_Data listing:_
'''
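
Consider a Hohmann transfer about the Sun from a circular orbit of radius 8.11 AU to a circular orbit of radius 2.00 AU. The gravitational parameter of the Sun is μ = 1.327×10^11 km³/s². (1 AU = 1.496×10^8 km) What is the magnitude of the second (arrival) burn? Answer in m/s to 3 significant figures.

In km: r₁ = 8.11 × 1.496×10^8 = 1.213256×10^9 km; r₂ = 2.00 × 1.496×10^8 = 2.992×10^8 km.
The Hohmann ellipse has a_t = (r₁ + r₂)/2 = 7.56228×10^8 km.
On the circular orbit at r = 2.992×10^8 km, v_c = √(μ/r) = 21.060 km/s.
Vis-viva on the transfer ellipse at r = 2.992×10^8 km gives v_t = √[μ(2/r − 1/a_t)] = 26.675 km/s.
Δv₂ = |v_t − v_c| = |26.675 − 21.060| = 5.615 km/s.

Δv₂ = 5620 m/s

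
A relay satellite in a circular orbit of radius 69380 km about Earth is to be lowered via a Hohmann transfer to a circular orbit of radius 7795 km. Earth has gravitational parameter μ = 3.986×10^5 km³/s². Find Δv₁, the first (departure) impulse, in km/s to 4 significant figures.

The Hohmann ellipse has a_t = (r₁ + r₂)/2 = 38587.5 km.
On the circular orbit at r = 69380 km, v_c = √(μ/r) = 2.397 km/s.
Vis-viva on the transfer ellipse at r = 69380 km gives v_t = √[μ(2/r − 1/a_t)] = 1.077 km/s.
Δv₁ = |v_t − v_c| = |1.077 − 2.397| = 1.320 km/s.

Δv₁ = 1.320 km/s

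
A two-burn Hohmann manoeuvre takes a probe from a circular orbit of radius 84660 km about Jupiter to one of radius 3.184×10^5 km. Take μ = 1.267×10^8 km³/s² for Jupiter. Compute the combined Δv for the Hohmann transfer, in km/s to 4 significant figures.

Δv = 16.96 km/s

Semi-major axis of the transfer orbit: a_t = (84660 + 3.184×10^5)/2 = 2.0153×10^5 km.
Circular speed at r₁: v₁ = √(μ/r₁) = √(1.267×10^8/84660) = 38.69 km/s.
On the transfer ellipse at r₁, vis-viva equation gives v_p = √[μ(2/r₁ − 1/a_t)] = 48.63 km/s.
First burn Δv₁ = |v_p − v₁| = 9.940 km/s.
Circular speed at r₂: v₂ = √(μ/r₂) = 19.948 km/s.
Transfer-orbit speed at r₂: v_a = √[μ(2/r₂ − 1/a_t)] = 12.929 km/s.
Second burn Δv₂ = |v₂ − v_a| = 7.019 km/s.
Δv = Δv₁ + Δv₂ = 9.940 + 7.019 = 16.96 km/s.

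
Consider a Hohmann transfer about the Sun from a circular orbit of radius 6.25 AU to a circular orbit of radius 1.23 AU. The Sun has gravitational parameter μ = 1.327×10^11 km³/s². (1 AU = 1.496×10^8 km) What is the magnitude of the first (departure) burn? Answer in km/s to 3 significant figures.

In km: r₁ = 6.25 × 1.496×10^8 = 9.350×10^8 km; r₂ = 1.23 × 1.496×10^8 = 1.84008×10^8 km.
The Hohmann ellipse has a_t = (r₁ + r₂)/2 = 5.59504×10^8 km.
On the circular orbit at r = 9.350×10^8 km, v_c = √(μ/r) = 11.913 km/s.
Transfer-orbit speed at the same r (vis-viva, a = a_t): v_t = √[μ(2/r − 1/a_t)] = 6.8320 km/s.
Δv₁ = |v_t − v_c| = |6.8320 − 11.913| = 5.081 km/s.

Δv₁ = 5.08 km/s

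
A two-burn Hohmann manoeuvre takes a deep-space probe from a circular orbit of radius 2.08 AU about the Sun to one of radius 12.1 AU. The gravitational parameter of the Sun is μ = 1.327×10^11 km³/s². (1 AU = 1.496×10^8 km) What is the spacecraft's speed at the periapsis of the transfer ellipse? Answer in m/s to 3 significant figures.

In km: r₁ = 2.08 × 1.496×10^8 = 3.11168×10^8 km; r₂ = 12.1 × 1.496×10^8 = 1.81016×10^9 km.
Semi-major axis of the transfer orbit: a_t = (3.11168×10^8 + 1.81016×10^9)/2 = 1.060664×10^9 km.
At periapsis, r = 3.11168×10^8 km.
From the vis-viva equation, v = √[μ(2/r − 1/a_t)] = 26.98 km/s.

v = 27000 m/s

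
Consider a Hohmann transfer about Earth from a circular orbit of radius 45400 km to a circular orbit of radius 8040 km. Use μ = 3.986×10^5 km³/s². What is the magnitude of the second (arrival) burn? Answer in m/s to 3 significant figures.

The Hohmann ellipse has a_t = (r₁ + r₂)/2 = 26720 km.
On the circular orbit at r = 8040 km, v_c = √(μ/r) = 7.041 km/s.
Vis-viva on the transfer ellipse at r = 8040 km gives v_t = √[μ(2/r − 1/a_t)] = 9.178 km/s.
Δv₂ = |v_t − v_c| = |9.178 − 7.041| = 2.137 km/s.

Δv₂ = 2140 m/s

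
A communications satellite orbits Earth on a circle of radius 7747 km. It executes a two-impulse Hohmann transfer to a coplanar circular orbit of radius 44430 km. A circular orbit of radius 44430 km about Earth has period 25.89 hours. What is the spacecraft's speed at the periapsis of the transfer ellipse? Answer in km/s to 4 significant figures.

v = 9.361 km/s

From Kepler's third law T² = 4π²r³/μ at r = 44430 km, T = 25.89 hours = 25.89 × 3600 s = 93204 s: μ = 4π²r³/T² = 3.98584×10^5 km³/s².
Semi-major axis of the transfer orbit: a_t = (7747 + 44430)/2 = 26088.5 km.
At periapsis, r = 7747 km.
Vis-viva: v = √[μ(2/r − 1/a_t)] = √[3.98584×10^5 × (2/7747 − 1/26088.5)] = 9.361 km/s.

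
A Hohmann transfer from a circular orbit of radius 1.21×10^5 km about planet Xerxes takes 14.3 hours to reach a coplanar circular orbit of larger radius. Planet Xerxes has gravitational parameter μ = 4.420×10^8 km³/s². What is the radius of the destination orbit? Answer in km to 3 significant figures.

Transfer time t = 14.3 hours = 51480 s, and t = π√(a_t³/μ).
So a_t = (μ t²/π²)^(1/3) = (4.420×10^8 × (51480)² / π²)^(1/3) = 4.9144×10^5 km.
Since a_t = (r₁ + r₂)/2, r₂ = 2a_t − r₁ = 2×4.9144×10^5 − 1.210×10^5 = 8.6188×10^5 km.

r₂ = 8.62×10^5 km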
'''
_Task item:_
Every record above should be output exactly.

_Result for this exercise:_
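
Consider a Hohmann transfer about the Sun from a circular orbit of radius 8.11 AU to a circular orbit of radius 2.00 AU. The gravitational parameter of the Sun is μ = 1.327×10^11 km³/s². (1 AU = 1.496×10^8 km) What is the magnitude of the second (arrival) burn? Answer in m/s to 3 significant figures.

In km: r₁ = 8.11 × 1.496×10^8 = 1.213256×10^9 km; r₂ = 2.00 × 1.496×10^8 = 2.992×10^8 km.
The Hohmann ellipse has a_t = (r₁ + r₂)/2 = 7.56228×10^8 km.
On the circular orbit at r = 2.992×10^8 km, v_c = √(μ/r) = 21.060 km/s.
Vis-viva on the transfer ellipse at r = 2.992×10^8 km gives v_t = √[μ(2/r − 1/a_t)] = 26.675 km/s.
Δv₂ = |v_t − v_c| = |26.675 − 21.060| = 5.615 km/s.

Δv₂ = 5620 m/s

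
A relay satellite in a circular orbit of radius 69380 km about Earth is to be lowered via a Hohmann transfer to a circular orbit of radius 7795 km. Earth has gravitational parameter μ = 3.986×10^5 km³/s². Find Δv₁, the first (departure) impulse, in km/s to 4 significant figures.

The Hohmann ellipse has a_t = (r₁ + r₂)/2 = 38587.5 km.
On the circular orbit at r = 69380 km, v_c = √(μ/r) = 2.397 km/s.
Vis-viva on the transfer ellipse at r = 69380 km gives v_t = √[μ(2/r − 1/a_t)] = 1.077 km/s.
Δv₁ = |v_t − v_c| = |1.077 − 2.397| = 1.320 km/s.

Δv₁ = 1.320 km/s

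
A two-burn Hohmann manoeuvre takes a probe from a circular orbit of radius 84660 km about Jupiter to one of radius 3.184×10^5 km. Take μ = 1.267×10^8 km³/s² for Jupiter. Compute the combined Δv for the Hohmann transfer, in km/s to 4 significant figures.

Δv = 16.96 km/s

Semi-major axis of the transfer orbit: a_t = (84660 + 3.184×10^5)/2 = 2.0153×10^5 km.
Circular speed at r₁: v₁ = √(μ/r₁) = √(1.267×10^8/84660) = 38.69 km/s.
On the transfer ellipse at r₁, vis-viva equation gives v_p = √[μ(2/r₁ − 1/a_t)] = 48.63 km/s.
First burn Δv₁ = |v_p − v₁| = 9.940 km/s.
Circular speed at r₂: v₂ = √(μ/r₂) = 19.948 km/s.
Transfer-orbit speed at r₂: v_a = √[μ(2/r₂ − 1/a_t)] = 12.929 km/s.
Second burn Δv₂ = |v₂ − v_a| = 7.019 km/s.
Δv = Δv₁ + Δv₂ = 9.940 + 7.019 = 16.96 km/s.

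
Consider a Hohmann transfer about the Sun from a circular orbit of radius 6.25 AU to a circular orbit of radius 1.23 AU. The Sun has gravitational parameter μ = 1.327×10^11 km³/s². (1 AU = 1.496×10^8 km) What is the magnitude of the first (departure) burn? Answer in km/s to 3 significant figures.

In km: r₁ = 6.25 × 1.496×10^8 = 9.350×10^8 km; r₂ = 1.23 × 1.496×10^8 = 1.84008×10^8 km.
The Hohmann ellipse has a_t = (r₁ + r₂)/2 = 5.59504×10^8 km.
On the circular orbit at r = 9.350×10^8 km, v_c = √(μ/r) = 11.913 km/s.
Transfer-orbit speed at the same r (vis-viva, a = a_t): v_t = √[μ(2/r − 1/a_t)] = 6.8320 km/s.
Δv₁ = |v_t − v_c| = |6.8320 − 11.913| = 5.081 km/s.

Δv₁ = 5.08 km/s

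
A two-burn Hohmann manoeuvre takes a deep-space probe from a circular orbit of radius 2.08 AU about the Sun to one of radius 12.1 AU. The gravitational parameter of the Sun is μ = 1.327×10^11 km³/s². (1 AU = 1.496×10^8 km) What is the spacecraft's speed at the periapsis of the transfer ellipse? Answer in m/s to 3 significant figures.

In km: r₁ = 2.08 × 1.496×10^8 = 3.11168×10^8 km; r₂ = 12.1 × 1.496×10^8 = 1.81016×10^9 km.
Semi-major axis of the transfer orbit: a_t = (3.11168×10^8 + 1.81016×10^9)/2 = 1.060664×10^9 km.
At periapsis, r = 3.11168×10^8 km.
From the vis-viva equation, v = √[μ(2/r − 1/a_t)] = 26.98 km/s.

v = 27000 m/s

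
Consider a Hohmann transfer about Earth from a circular orbit of radius 45400 km to a circular orbit of radius 8040 km. Use μ = 3.986×10^5 km³/s². What is the magnitude of the second (arrival) burn? Answer in m/s to 3 significant figures.

The Hohmann ellipse has a_t = (r₁ + r₂)/2 = 26720 km.
On the circular orbit at r = 8040 km, v_c = √(μ/r) = 7.041 km/s.
Vis-viva on the transfer ellipse at r = 8040 km gives v_t = √[μ(2/r − 1/a_t)] = 9.178 km/s.
Δv₂ = |v_t − v_c| = |9.178 − 7.041| = 2.137 km/s.

Δv₂ = 2140 m/s

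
A communications satellite orbits Earth on a circle of radius 7747 km. It executes a two-impulse Hohmann transfer to a coplanar circular orbit of radius 44430 km. A circular orbit of radius 44430 km about Earth has period 25.89 hours. What is the spacecraft's speed at the periapsis of the transfer ellipse? Answer in km/s to 4 significant figures.

v = 9.361 km/s

From Kepler's third law T² = 4π²r³/μ at r = 44430 km, T = 25.89 hours = 25.89 × 3600 s = 93204 s: μ = 4π²r³/T² = 3.98584×10^5 km³/s².
Semi-major axis of the transfer orbit: a_t = (7747 + 44430)/2 = 26088.5 km.
At periapsis, r = 7747 km.
Vis-viva: v = √[μ(2/r − 1/a_t)] = √[3.98584×10^5 × (2/7747 − 1/26088.5)] = 9.361 km/s.

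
A Hohmann transfer from a circular orbit of radius 1.21×10^5 km about planet Xerxes takes 14.3 hours to reach a coplanar circular orbit of larger radius. Planet Xerxes has gravitational parameter μ = 4.420×10^8 km³/s². What is the radius of the destination orbit? Answer in km to 3 significant figures.

Transfer time t = 14.3 hours = 51480 s, and t = π√(a_t³/μ).
So a_t = (μ t²/π²)^(1/3) = (4.420×10^8 × (51480)² / π²)^(1/3) = 4.9144×10^5 km.
Since a_t = (r₁ + r₂)/2, r₂ = 2a_t − r₁ = 2×4.9144×10^5 − 1.210×10^5 = 8.6188×10^5 km.

r₂ = 8.62×10^5 km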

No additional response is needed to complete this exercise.